= What is expected =
Nothing may be dropped or altered: reproduce all the data.

(Data records)
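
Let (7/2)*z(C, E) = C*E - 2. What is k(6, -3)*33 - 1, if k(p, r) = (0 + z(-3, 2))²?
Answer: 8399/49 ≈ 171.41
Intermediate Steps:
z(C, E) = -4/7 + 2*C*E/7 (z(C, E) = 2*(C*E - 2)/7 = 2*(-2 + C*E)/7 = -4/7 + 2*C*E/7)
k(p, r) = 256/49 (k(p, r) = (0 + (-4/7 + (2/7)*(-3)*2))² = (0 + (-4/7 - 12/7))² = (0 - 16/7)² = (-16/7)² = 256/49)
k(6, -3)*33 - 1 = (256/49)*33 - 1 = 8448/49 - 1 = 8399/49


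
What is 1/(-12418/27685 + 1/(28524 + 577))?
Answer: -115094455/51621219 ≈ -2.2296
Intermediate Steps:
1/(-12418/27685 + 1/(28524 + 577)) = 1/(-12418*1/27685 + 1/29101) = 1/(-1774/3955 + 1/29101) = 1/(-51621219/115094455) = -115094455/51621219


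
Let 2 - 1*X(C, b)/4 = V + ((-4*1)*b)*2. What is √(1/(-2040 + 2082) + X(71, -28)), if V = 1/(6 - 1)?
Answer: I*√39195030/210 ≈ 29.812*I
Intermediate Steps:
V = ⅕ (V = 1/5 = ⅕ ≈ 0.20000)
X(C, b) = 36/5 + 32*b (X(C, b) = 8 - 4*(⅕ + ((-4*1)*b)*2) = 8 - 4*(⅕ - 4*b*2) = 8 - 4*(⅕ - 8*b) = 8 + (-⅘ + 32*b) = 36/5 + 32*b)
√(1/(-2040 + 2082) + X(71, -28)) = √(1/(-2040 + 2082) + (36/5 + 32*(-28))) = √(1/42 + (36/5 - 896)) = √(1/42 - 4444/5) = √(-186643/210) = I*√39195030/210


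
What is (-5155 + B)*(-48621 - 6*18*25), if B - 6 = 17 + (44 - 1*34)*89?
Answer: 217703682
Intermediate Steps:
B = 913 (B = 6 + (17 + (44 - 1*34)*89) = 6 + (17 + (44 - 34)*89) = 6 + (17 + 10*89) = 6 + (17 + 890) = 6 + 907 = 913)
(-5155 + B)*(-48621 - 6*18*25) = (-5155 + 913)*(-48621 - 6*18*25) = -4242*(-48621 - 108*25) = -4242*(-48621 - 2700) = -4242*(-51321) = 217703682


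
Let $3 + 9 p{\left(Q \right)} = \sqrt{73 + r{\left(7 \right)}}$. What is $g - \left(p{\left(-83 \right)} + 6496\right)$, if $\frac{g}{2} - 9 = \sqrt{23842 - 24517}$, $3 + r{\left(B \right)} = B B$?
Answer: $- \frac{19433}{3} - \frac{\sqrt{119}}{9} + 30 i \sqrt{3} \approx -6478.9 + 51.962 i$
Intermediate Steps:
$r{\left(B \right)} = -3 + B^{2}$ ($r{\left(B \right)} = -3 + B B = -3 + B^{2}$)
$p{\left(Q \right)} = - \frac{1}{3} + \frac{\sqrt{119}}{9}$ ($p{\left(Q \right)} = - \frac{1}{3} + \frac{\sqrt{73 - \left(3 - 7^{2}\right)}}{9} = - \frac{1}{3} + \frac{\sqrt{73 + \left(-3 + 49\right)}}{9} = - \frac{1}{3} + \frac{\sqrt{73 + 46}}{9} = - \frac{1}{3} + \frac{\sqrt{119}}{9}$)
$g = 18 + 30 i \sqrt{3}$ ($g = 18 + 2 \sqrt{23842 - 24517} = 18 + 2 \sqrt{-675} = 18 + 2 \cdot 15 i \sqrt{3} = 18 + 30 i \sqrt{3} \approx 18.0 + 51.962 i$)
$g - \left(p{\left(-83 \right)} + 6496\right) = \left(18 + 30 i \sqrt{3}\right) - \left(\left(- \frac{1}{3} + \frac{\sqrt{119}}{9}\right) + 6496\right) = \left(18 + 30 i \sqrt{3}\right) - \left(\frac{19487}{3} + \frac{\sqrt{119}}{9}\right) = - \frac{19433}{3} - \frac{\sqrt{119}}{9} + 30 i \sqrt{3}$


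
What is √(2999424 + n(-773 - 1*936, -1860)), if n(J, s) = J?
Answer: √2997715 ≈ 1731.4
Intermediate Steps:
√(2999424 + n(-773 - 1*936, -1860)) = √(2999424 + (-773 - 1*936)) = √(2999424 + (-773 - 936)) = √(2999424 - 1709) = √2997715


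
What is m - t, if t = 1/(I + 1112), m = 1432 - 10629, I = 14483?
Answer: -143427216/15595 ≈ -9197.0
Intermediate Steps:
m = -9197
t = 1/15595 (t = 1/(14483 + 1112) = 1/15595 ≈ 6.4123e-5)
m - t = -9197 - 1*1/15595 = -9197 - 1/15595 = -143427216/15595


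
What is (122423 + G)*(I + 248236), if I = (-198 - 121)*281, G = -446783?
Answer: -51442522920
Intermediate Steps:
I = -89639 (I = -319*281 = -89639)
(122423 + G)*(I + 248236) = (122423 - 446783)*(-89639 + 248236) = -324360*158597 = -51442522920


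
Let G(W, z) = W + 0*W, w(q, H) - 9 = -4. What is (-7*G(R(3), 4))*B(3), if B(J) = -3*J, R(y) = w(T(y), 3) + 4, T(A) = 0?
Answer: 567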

= Response area =
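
Let (7/2)*z(C, E) = C*E - 2. What is k(6, -3)*33 - 1, if k(p, r) = (0 + z(-3, 2))²?
Answer: 8399/49 ≈ 171.41
Intermediate Steps:
z(C, E) = -4/7 + 2*C*E/7 (z(C, E) = 2*(C*E - 2)/7 = 2*(-2 + C*E)/7 = -4/7 + 2*C*E/7)
k(p, r) = 256/49 (k(p, r) = (0 + (-4/7 + (2/7)*(-3)*2))² = (0 + (-4/7 - 12/7))² = (0 - 16/7)² = (-16/7)² = 256/49)
k(6, -3)*33 - 1 = (256/49)*33 - 1 = 8448/49 - 1 = 8399/49


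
What is 1/(-12418/27685 + 1/(28524 + 577))?
Answer: -115094455/51621219 ≈ -2.2296
Intermediate Steps:
1/(-12418/27685 + 1/(28524 + 577)) = 1/(-12418*1/27685 + 1/29101) = 1/(-1774/3955 + 1/29101) = 1/(-51621219/115094455) = -115094455/51621219


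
Let 2 - 1*X(C, b)/4 = V + ((-4*1)*b)*2. What is √(1/(-2040 + 2082) + X(71, -28)), if V = 1/(6 - 1)?
Answer: I*√39195030/210 ≈ 29.812*I
Intermediate Steps:
V = ⅕ (V = 1/5 = ⅕ ≈ 0.20000)
X(C, b) = 36/5 + 32*b (X(C, b) = 8 - 4*(⅕ + ((-4*1)*b)*2) = 8 - 4*(⅕ - 4*b*2) = 8 - 4*(⅕ - 8*b) = 8 + (-⅘ + 32*b) = 36/5 + 32*b)
√(1/(-2040 + 2082) + X(71, -28)) = √(1/(-2040 + 2082) + (36/5 + 32*(-28))) = √(1/42 + (36/5 - 896)) = √(1/42 - 4444/5) = √(-186643/210) = I*√39195030/210


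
What is (-5155 + B)*(-48621 - 6*18*25), if B - 6 = 17 + (44 - 1*34)*89?
Answer: 217703682
Intermediate Steps:
B = 913 (B = 6 + (17 + (44 - 1*34)*89) = 6 + (17 + (44 - 34)*89) = 6 + (17 + 10*89) = 6 + (17 + 890) = 6 + 907 = 913)
(-5155 + B)*(-48621 - 6*18*25) = (-5155 + 913)*(-48621 - 6*18*25) = -4242*(-48621 - 108*25) = -4242*(-48621 - 2700) = -4242*(-51321) = 217703682


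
Let $3 + 9 p{\left(Q \right)} = \sqrt{73 + r{\left(7 \right)}}$. What is $g - \left(p{\left(-83 \right)} + 6496\right)$, if $\frac{g}{2} - 9 = \sqrt{23842 - 24517}$, $3 + r{\left(B \right)} = B B$?
Answer: $- \frac{19433}{3} - \frac{\sqrt{119}}{9} + 30 i \sqrt{3} \approx -6478.9 + 51.962 i$
Intermediate Steps:
$r{\left(B \right)} = -3 + B^{2}$ ($r{\left(B \right)} = -3 + B B = -3 + B^{2}$)
$p{\left(Q \right)} = - \frac{1}{3} + \frac{\sqrt{119}}{9}$ ($p{\left(Q \right)} = - \frac{1}{3} + \frac{\sqrt{73 - \left(3 - 7^{2}\right)}}{9} = - \frac{1}{3} + \frac{\sqrt{73 + \left(-3 + 49\right)}}{9} = - \frac{1}{3} + \frac{\sqrt{73 + 46}}{9} = - \frac{1}{3} + \frac{\sqrt{119}}{9}$)
$g = 18 + 30 i \sqrt{3}$ ($g = 18 + 2 \sqrt{23842 - 24517} = 18 + 2 \sqrt{-675} = 18 + 2 \cdot 15 i \sqrt{3} = 18 + 30 i \sqrt{3} \approx 18.0 + 51.962 i$)
$g - \left(p{\left(-83 \right)} + 6496\right) = \left(18 + 30 i \sqrt{3}\right) - \left(\left(- \frac{1}{3} + \frac{\sqrt{119}}{9}\right) + 6496\right) = \left(18 + 30 i \sqrt{3}\right) - \left(\frac{19487}{3} + \frac{\sqrt{119}}{9}\right) = - \frac{19433}{3} - \frac{\sqrt{119}}{9} + 30 i \sqrt{3}$


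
What is √(2999424 + n(-773 - 1*936, -1860)), if n(J, s) = J?
Answer: √2997715 ≈ 1731.4
Intermediate Steps:
√(2999424 + n(-773 - 1*936, -1860)) = √(2999424 + (-773 - 1*936)) = √(2999424 + (-773 - 936)) = √(2999424 - 1709) = √2997715


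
What is m - t, if t = 1/(I + 1112), m = 1432 - 10629, I = 14483?
Answer: -143427216/15595 ≈ -9197.0
Intermediate Steps:
m = -9197
t = 1/15595 (t = 1/(14483 + 1112) = 1/15595 ≈ 6.4123e-5)
m - t = -9197 - 1*1/15595 = -9197 - 1/15595 = -143427216/15595


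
What is (122423 + G)*(I + 248236), if I = (-198 - 121)*281, G = -446783?
Answer: -51442522920
Intermediate Steps:
I = -89639 (I = -319*281 = -89639)
(122423 + G)*(I + 248236) = (122423 - 446783)*(-89639 + 248236) = -324360*158597 = -51442522920


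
Let G(W, z) = W + 0*W, w(q, H) - 9 = -4. What is (-7*G(R(3), 4))*B(3), if B(J) = -3*J, R(y) = w(T(y), 3) + 4, T(A) = 0?
Answer: 567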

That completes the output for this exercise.